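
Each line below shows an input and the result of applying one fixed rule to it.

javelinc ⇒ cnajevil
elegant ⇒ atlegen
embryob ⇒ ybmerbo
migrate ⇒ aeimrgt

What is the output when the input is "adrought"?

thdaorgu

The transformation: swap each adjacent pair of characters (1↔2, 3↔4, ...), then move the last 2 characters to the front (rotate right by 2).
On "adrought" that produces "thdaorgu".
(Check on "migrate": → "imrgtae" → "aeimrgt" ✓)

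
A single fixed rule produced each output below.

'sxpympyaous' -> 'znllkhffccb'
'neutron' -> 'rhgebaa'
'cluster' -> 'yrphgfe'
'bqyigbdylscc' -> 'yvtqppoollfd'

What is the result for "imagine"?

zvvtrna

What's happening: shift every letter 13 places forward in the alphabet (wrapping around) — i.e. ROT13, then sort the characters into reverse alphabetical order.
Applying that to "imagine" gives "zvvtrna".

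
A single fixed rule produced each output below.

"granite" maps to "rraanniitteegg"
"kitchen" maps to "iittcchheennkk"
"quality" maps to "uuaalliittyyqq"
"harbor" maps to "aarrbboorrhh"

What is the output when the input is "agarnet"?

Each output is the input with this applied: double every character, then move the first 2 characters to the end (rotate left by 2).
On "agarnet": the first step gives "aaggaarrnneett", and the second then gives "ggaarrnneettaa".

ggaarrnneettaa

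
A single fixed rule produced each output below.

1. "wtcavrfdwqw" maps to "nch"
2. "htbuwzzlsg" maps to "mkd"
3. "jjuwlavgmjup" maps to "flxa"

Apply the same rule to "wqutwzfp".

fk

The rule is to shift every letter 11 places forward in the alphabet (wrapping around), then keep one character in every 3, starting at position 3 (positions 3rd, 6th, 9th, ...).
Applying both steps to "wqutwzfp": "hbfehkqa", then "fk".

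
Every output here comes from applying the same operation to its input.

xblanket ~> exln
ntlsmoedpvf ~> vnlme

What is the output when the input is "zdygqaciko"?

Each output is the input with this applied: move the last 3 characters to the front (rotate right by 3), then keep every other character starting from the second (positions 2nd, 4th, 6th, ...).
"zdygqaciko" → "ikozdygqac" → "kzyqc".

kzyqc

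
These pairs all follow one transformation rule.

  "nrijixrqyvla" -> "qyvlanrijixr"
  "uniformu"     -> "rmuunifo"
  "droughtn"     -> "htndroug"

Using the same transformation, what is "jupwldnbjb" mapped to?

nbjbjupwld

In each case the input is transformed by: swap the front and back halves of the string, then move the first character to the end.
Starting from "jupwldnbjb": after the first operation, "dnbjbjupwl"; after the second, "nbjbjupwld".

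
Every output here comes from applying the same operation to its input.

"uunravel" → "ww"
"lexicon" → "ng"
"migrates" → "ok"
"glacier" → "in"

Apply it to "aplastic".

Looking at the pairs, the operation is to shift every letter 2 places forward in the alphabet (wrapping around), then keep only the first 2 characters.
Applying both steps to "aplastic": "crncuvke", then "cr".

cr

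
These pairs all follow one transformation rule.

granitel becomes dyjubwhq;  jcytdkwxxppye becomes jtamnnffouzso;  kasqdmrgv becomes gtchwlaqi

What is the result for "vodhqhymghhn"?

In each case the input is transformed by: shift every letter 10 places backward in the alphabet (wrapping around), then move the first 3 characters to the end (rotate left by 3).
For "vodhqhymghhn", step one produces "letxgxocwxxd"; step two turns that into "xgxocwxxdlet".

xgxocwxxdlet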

**********

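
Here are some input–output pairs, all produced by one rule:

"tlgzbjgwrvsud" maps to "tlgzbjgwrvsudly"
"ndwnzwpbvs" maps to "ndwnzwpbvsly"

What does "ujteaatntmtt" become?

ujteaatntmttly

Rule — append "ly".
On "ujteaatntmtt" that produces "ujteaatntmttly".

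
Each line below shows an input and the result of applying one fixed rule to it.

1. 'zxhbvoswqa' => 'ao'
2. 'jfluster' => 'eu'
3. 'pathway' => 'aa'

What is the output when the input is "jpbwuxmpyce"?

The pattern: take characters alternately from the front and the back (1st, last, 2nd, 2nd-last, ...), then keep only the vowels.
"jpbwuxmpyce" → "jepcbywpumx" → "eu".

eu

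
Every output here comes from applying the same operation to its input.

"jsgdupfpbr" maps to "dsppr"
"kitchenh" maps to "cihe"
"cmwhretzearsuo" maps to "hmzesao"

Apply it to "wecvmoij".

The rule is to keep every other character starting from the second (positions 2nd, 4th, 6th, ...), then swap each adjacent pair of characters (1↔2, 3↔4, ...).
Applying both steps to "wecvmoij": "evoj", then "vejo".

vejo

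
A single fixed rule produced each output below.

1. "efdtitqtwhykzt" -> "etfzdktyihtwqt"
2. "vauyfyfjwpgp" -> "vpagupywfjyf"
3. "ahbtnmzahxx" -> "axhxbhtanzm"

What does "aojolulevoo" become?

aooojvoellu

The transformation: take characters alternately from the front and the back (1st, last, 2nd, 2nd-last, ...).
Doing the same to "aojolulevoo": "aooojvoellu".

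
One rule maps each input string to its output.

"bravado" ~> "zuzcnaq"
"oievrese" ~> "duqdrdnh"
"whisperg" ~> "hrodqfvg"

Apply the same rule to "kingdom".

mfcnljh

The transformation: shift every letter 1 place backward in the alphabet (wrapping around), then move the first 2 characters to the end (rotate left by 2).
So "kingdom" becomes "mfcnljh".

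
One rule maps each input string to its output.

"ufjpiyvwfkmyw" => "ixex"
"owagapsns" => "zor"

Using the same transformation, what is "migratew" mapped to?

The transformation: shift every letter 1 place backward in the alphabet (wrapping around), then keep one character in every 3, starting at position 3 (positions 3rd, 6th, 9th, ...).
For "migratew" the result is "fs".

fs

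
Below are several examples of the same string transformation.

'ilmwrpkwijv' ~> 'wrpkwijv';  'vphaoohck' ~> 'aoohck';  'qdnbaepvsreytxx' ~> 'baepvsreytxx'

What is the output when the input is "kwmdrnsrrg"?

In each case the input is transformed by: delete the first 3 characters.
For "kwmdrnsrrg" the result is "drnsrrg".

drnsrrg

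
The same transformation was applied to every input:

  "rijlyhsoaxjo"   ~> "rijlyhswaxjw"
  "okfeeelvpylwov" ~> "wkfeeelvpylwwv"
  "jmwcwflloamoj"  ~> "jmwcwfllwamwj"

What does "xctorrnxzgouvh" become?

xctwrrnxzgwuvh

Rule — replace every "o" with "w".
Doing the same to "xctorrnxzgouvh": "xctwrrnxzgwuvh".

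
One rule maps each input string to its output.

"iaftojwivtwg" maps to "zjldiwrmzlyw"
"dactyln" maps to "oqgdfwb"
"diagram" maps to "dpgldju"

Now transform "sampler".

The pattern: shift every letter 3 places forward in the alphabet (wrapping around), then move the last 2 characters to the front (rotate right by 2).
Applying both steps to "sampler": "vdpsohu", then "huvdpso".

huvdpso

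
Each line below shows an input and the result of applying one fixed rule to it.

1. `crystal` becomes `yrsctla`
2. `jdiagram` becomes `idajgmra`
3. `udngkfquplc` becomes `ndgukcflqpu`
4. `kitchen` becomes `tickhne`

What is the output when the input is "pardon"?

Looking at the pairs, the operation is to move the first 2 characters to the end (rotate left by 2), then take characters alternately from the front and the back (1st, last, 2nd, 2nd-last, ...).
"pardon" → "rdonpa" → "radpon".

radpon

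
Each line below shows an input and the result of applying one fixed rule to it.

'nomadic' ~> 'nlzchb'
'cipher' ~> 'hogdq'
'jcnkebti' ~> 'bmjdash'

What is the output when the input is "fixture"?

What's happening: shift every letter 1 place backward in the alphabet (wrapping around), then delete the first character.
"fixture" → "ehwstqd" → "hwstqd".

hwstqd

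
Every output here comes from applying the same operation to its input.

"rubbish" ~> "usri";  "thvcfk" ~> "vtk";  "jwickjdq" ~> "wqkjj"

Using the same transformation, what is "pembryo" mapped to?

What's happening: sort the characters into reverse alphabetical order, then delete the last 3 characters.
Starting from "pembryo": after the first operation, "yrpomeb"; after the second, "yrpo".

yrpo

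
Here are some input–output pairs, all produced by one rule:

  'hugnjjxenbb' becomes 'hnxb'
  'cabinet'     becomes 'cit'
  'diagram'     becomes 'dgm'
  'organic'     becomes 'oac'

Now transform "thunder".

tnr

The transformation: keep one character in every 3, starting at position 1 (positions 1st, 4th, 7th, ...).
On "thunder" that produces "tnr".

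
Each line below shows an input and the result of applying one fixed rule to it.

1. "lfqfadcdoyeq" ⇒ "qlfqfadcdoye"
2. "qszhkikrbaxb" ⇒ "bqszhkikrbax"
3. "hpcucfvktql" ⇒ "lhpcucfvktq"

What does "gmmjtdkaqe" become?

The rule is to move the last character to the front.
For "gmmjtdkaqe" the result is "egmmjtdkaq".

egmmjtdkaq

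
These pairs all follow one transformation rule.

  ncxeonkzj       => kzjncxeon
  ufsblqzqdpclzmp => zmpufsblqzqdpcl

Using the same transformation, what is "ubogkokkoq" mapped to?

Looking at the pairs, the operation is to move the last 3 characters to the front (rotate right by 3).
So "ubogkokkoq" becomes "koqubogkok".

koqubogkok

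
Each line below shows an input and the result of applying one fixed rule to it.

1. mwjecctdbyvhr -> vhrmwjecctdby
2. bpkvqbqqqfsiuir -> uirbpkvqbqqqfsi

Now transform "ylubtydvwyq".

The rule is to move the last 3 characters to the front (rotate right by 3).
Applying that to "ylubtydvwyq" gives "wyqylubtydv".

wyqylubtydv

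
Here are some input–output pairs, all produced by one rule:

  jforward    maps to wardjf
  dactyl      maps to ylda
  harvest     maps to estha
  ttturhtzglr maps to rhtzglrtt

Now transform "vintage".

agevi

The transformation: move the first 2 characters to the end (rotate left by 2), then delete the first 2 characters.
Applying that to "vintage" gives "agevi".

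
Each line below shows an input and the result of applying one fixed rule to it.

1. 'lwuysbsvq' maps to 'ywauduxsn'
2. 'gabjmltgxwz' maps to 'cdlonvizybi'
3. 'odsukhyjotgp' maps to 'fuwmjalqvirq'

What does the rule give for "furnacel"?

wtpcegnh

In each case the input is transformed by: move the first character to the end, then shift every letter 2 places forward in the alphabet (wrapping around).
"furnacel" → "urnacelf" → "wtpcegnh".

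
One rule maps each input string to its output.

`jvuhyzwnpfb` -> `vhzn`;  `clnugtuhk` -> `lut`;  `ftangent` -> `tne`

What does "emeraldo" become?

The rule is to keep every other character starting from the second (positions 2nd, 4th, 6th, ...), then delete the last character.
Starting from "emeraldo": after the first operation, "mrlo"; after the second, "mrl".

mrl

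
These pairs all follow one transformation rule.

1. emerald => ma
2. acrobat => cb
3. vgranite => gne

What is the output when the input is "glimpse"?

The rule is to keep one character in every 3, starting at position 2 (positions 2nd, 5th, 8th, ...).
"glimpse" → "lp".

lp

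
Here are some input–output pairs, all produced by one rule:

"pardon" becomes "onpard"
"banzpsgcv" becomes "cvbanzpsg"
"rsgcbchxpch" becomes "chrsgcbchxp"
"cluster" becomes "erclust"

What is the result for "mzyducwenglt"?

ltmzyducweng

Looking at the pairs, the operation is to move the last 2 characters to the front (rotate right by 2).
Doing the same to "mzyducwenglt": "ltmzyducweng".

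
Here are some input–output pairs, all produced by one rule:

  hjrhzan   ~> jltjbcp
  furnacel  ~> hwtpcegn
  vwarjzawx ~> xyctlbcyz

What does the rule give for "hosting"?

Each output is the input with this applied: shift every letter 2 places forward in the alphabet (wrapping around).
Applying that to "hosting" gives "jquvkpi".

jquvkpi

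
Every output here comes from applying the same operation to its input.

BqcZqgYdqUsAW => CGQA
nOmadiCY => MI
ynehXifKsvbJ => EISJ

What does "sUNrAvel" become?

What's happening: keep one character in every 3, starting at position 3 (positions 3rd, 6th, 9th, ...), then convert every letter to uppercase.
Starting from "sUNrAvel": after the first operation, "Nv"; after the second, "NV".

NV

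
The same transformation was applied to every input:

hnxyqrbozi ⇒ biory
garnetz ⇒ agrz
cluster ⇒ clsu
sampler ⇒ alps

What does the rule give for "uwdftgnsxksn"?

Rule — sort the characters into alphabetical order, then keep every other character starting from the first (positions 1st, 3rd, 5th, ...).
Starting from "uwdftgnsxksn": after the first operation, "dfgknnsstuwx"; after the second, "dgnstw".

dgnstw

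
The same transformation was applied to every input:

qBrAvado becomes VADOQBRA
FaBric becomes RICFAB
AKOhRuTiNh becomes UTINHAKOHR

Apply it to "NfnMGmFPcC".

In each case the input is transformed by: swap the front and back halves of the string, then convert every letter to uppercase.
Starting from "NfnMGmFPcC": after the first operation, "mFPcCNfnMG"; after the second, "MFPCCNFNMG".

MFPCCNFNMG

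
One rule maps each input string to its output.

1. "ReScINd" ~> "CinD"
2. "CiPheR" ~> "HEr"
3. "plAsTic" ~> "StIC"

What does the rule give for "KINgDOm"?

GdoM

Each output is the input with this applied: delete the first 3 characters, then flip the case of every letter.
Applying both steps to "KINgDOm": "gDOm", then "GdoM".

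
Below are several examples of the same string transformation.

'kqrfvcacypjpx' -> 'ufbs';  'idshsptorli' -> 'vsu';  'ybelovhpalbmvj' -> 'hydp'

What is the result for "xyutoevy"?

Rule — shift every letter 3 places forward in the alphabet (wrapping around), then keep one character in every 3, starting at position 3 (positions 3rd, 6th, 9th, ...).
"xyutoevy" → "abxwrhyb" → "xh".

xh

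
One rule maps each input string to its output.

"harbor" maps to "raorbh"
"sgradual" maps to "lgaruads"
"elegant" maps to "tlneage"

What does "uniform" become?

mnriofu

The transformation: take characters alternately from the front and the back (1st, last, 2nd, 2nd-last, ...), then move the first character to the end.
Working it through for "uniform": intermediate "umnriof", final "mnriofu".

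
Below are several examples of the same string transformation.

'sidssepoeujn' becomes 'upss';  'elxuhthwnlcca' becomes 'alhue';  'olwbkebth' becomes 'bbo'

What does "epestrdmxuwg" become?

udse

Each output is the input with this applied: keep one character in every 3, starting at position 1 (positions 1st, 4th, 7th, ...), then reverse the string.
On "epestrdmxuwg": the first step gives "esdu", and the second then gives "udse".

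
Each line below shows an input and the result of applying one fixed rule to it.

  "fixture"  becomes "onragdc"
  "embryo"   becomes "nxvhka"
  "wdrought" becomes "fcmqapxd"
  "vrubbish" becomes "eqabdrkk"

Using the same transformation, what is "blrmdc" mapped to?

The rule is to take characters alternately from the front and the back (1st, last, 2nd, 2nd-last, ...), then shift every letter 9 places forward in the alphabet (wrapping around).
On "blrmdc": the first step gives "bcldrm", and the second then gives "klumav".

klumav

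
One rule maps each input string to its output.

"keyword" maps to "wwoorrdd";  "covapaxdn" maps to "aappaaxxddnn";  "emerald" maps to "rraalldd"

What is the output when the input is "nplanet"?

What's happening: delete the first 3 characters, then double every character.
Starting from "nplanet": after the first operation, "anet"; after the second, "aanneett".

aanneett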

**********

Scan the lines above for the word "cluster", then copy each line that has it.

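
'cluster' -> 'yrphgfe'
"cluster" becomes "erclust"
cluster ⇒ clsu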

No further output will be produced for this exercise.